_Task requirements_.
Starting with the line that contains "A solenoid has" and stopping after the line that contains "A technician wants", return each line below exactly as written, with no others.

_Exercise material_.

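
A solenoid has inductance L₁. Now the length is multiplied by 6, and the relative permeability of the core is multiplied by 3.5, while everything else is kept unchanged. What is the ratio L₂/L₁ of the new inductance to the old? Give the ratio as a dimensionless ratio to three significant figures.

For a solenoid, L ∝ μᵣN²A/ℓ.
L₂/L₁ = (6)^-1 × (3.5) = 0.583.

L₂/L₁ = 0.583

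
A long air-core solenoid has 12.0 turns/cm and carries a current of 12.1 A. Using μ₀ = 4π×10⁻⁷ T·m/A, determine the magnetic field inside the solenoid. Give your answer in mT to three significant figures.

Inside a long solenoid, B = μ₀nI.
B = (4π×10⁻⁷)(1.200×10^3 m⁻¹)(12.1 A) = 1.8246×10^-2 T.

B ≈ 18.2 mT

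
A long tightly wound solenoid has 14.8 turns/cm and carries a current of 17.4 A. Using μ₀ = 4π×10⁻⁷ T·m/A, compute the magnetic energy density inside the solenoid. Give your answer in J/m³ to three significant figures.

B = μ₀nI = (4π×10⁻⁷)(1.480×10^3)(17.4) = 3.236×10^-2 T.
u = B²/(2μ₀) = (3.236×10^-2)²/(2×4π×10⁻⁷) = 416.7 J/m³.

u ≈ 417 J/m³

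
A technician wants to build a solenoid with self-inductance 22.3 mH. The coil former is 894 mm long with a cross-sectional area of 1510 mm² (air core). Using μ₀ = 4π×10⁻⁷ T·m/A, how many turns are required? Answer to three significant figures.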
==
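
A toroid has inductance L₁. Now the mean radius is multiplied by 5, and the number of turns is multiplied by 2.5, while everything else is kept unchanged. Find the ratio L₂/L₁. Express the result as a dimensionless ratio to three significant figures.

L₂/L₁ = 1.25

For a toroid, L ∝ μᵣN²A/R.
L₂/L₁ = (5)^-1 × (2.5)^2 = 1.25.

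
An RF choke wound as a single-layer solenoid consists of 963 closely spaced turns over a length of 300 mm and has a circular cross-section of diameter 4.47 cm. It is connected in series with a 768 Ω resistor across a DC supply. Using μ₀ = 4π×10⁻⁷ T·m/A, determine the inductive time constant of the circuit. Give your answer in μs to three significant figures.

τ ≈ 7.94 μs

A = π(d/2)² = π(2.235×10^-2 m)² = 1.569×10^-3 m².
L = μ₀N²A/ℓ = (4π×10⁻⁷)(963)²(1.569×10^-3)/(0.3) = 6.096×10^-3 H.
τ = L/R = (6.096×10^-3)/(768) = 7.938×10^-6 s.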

_Response to this task_.
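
A solenoid has inductance L₁. Now the length is multiplied by 6, and the relative permeability of the core is multiplied by 3.5, while everything else is kept unchanged. What is the ratio L₂/L₁ of the new inductance to the old? Give the ratio as a dimensionless ratio to three significant figures.

For a solenoid, L ∝ μᵣN²A/ℓ.
L₂/L₁ = (6)^-1 × (3.5) = 0.583.

L₂/L₁ = 0.583

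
A long air-core solenoid has 12.0 turns/cm and carries a current of 12.1 A. Using μ₀ = 4π×10⁻⁷ T·m/A, determine the magnetic field inside the solenoid. Give your answer in mT to three significant figures.

Inside a long solenoid, B = μ₀nI.
B = (4π×10⁻⁷)(1.200×10^3 m⁻¹)(12.1 A) = 1.8246×10^-2 T.

B ≈ 18.2 mT

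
A long tightly wound solenoid has 14.8 turns/cm and carries a current of 17.4 A. Using μ₀ = 4π×10⁻⁷ T·m/A, compute the magnetic energy density inside the solenoid. Give your answer in J/m³ to three significant figures.

B = μ₀nI = (4π×10⁻⁷)(1.480×10^3)(17.4) = 3.236×10^-2 T.
u = B²/(2μ₀) = (3.236×10^-2)²/(2×4π×10⁻⁷) = 416.7 J/m³.

u ≈ 417 J/m³

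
A technician wants to build a solenoid with self-inductance 22.3 mH. The coil former is 894 mm long with a cross-sectional area of 1510 mm² (air core). Using μ₀ = 4π×10⁻⁷ T·m/A, how many turns are required? Answer to three significant figures.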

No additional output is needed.